--- START ---

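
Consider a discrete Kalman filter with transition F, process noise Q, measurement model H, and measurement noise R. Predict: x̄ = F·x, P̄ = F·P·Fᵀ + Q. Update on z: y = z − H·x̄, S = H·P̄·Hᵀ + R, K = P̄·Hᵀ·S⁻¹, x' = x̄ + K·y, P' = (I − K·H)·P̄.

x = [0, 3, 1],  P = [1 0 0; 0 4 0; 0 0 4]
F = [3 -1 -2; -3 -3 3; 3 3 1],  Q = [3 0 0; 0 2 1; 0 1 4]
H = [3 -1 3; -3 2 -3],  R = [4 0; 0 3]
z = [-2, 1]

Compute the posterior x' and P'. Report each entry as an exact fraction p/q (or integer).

x̄ = F·x = [-5, -6, 10]
P̄ = F·P·Fᵀ + Q = [32 -21 -11; -21 83 -32; -11 -32 53]
y = z − H·x̄ = [-23, 28]
S = H·P̄·Hᵀ + R = [972 -1210; -1210 1538]
K = P̄·Hᵀ·S⁻¹ = [1071/15418 -105/7709; 10527/15418 5770/7709; 252/593 125/593]
x' = x̄ + K·y = [-107603/15418, -11509/15418, 3634/593]
P' = (I − K·H)·P̄ = [190681/7709 1827/7709 -14566/593; 1827/7709 38364/7709 1383/593; -14566/593 1383/593 15363/593]

x' = [-107603/15418, -11509/15418, 3634/593]
P' = [190681/7709 1827/7709 -14566/593; 1827/7709 38364/7709 1383/593; -14566/593 1383/593 15363/593]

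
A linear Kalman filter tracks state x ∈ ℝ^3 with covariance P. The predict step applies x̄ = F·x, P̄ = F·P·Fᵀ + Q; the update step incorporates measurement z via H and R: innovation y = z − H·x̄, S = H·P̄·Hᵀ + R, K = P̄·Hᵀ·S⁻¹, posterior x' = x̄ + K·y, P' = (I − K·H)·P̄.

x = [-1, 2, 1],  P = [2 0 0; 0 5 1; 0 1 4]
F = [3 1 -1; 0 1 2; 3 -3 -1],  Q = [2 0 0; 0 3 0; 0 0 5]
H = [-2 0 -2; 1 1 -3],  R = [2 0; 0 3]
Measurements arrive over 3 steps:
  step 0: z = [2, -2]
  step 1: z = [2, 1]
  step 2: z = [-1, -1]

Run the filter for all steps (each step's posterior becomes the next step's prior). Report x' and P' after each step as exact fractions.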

--- END ---

* _Description of the task_: Exactly as they appear above, transcribe the records in full.

* _Answer space_:
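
Consider a discrete Kalman filter with transition F, process noise Q, measurement model H, and measurement noise R. Predict: x̄ = F·x, P̄ = F·P·Fᵀ + Q. Update on z: y = z − H·x̄, S = H·P̄·Hᵀ + R, K = P̄·Hᵀ·S⁻¹, x' = x̄ + K·y, P' = (I − K·H)·P̄.

x = [0, 3, 1],  P = [1 0 0; 0 4 0; 0 0 4]
F = [3 -1 -2; -3 -3 3; 3 3 1],  Q = [3 0 0; 0 2 1; 0 1 4]
H = [3 -1 3; -3 2 -3],  R = [4 0; 0 3]
z = [-2, 1]

Compute the posterior x' and P'. Report each entry as an exact fraction p/q (or integer).

x̄ = F·x = [-5, -6, 10]
P̄ = F·P·Fᵀ + Q = [32 -21 -11; -21 83 -32; -11 -32 53]
y = z − H·x̄ = [-23, 28]
S = H·P̄·Hᵀ + R = [972 -1210; -1210 1538]
K = P̄·Hᵀ·S⁻¹ = [1071/15418 -105/7709; 10527/15418 5770/7709; 252/593 125/593]
x' = x̄ + K·y = [-107603/15418, -11509/15418, 3634/593]
P' = (I − K·H)·P̄ = [190681/7709 1827/7709 -14566/593; 1827/7709 38364/7709 1383/593; -14566/593 1383/593 15363/593]

x' = [-107603/15418, -11509/15418, 3634/593]
P' = [190681/7709 1827/7709 -14566/593; 1827/7709 38364/7709 1383/593; -14566/593 1383/593 15363/593]

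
A linear Kalman filter tracks state x ∈ ℝ^3 with covariance P. The predict step applies x̄ = F·x, P̄ = F·P·Fᵀ + Q; the update step incorporates measurement z via H and R: innovation y = z − H·x̄, S = H·P̄·Hᵀ + R, K = P̄·Hᵀ·S⁻¹, posterior x' = x̄ + K·y, P' = (I − K·H)·P̄.

x = [-1, 2, 1],  P = [2 0 0; 0 5 1; 0 1 4]
F = [3 1 -1; 0 1 2; 3 -3 -1],  Q = [2 0 0; 0 3 0; 0 0 5]
H = [-2 0 -2; 1 1 -3],  R = [2 0; 0 3]
Measurements arrive over 3 steps:
  step 0: z = [2, -2]
  step 1: z = [2, 1]
  step 2: z = [-1, -1]

Run the filter for all steps (each step's posterior becomes the next step's prior). Report x' and P' after each step as exact fractions.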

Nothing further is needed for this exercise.